Filter the entries down to the lines holding "Answer", then copy those lines.

━━ TASK MATERIAL

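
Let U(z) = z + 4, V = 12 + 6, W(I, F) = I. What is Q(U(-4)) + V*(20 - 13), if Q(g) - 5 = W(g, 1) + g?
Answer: 131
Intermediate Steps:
V = 18
U(z) = 4 + z
Q(g) = 5 + 2*g (Q(g) = 5 + (g + g) = 5 + 2*g)
Q(U(-4)) + V*(20 - 13) = (5 + 2*(4 - 4)) + 18*(20 - 13) = (5 + 2*0) + 18*7 = (5 + 0) + 126 = 5 + 126 = 131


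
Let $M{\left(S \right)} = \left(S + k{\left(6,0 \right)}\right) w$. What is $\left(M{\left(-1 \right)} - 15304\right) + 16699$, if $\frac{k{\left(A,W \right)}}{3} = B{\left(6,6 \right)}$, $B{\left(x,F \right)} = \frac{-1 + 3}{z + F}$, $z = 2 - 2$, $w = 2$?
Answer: $1395$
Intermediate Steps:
$z = 0$ ($z = 2 - 2 = 0$)
$B{\left(x,F \right)} = \frac{2}{F}$ ($B{\left(x,F \right)} = \frac{-1 + 3}{0 + F} = \frac{2}{F}$)
$k{\left(A,W \right)} = 1$ ($k{\left(A,W \right)} = 3 \cdot \frac{2}{6} = 3 \cdot 2 \cdot \frac{1}{6} = 3 \cdot \frac{1}{3} = 1$)
$M{\left(S \right)} = 2 + 2 S$ ($M{\left(S \right)} = \left(S + 1\right) 2 = \left(1 + S\right) 2 = 2 + 2 S$)
$\left(M{\left(-1 \right)} - 15304\right) + 16699 = \left(\left(2 + 2 \left(-1\right)\right) - 15304\right) + 16699 = \left(\left(2 - 2\right) - 15304\right) + 16699 = \left(0 - 15304\right) + 16699 = -15304 + 16699 = 1395$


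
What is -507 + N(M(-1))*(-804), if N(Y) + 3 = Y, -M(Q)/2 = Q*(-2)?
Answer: 5121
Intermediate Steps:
M(Q) = 4*Q (M(Q) = -2*Q*(-2) = -(-4)*Q = 4*Q)
N(Y) = -3 + Y
-507 + N(M(-1))*(-804) = -507 + (-3 + 4*(-1))*(-804) = -507 + (-3 - 4)*(-804) = -507 - 7*(-804) = -507 + 5628 = 5121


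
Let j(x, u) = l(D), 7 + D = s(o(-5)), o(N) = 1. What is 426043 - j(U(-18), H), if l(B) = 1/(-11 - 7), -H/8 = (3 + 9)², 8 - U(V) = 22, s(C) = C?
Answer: 7668775/18 ≈ 4.2604e+5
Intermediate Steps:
D = -6 (D = -7 + 1 = -6)
U(V) = -14 (U(V) = 8 - 1*22 = 8 - 22 = -14)
H = -1152 (H = -8*(3 + 9)² = -8*12² = -8*144 = -1152)
l(B) = -1/18 (l(B) = 1/(-18) = -1/18)
j(x, u) = -1/18
426043 - j(U(-18), H) = 426043 - 1*(-1/18) = 426043 + 1/18 = 7668775/18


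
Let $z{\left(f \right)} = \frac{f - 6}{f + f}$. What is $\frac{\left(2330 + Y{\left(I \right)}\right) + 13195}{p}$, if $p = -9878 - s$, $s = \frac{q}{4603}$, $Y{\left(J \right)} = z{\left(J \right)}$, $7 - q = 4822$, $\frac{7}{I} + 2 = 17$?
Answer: $- \frac{1000080001}{636490666} \approx -1.5712$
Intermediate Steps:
$I = \frac{7}{15}$ ($I = \frac{7}{-2 + 17} = \frac{7}{15} \approx 0.46667$)
$q = -4815$ ($q = 7 - 4822 = -4815$)
$z{\left(f \right)} = \frac{-6 + f}{2 f}$
$Y{\left(J \right)} = \frac{-6 + J}{2 J}$
$s = - \frac{4815}{4603} \approx -1.0461$
$p = - \frac{45463619}{4603}$ ($p = -9878 - - \frac{4815}{4603} = -9878 + \frac{4815}{4603} = - \frac{45463619}{4603} \approx -9877.0$)
$\frac{\left(2330 + Y{\left(I \right)}\right) + 13195}{p} = \frac{\left(2330 + \frac{-6 + \frac{7}{15}}{2 \cdot \frac{7}{15}}\right) + 13195}{- \frac{45463619}{4603}} = \left(\left(2330 + \frac{1}{2} \cdot \frac{15}{7} \left(- \frac{83}{15}\right)\right) + 13195\right) \left(- \frac{4603}{45463619}\right) = \left(\left(2330 - \frac{83}{14}\right) + 13195\right) \left(- \frac{4603}{45463619}\right) = \left(\frac{32537}{14} + 13195\right) \left(- \frac{4603}{45463619}\right) = \frac{217267}{14} \left(- \frac{4603}{45463619}\right) = - \frac{1000080001}{636490666}$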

━━━━

TASK OUTPUT -
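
Answer: 131
Answer: $1395$
Answer: 5121
Answer: 7668775/18 ≈ 4.2604e+5
Answer: $- \frac{1000080001}{636490666} \approx -1.5712$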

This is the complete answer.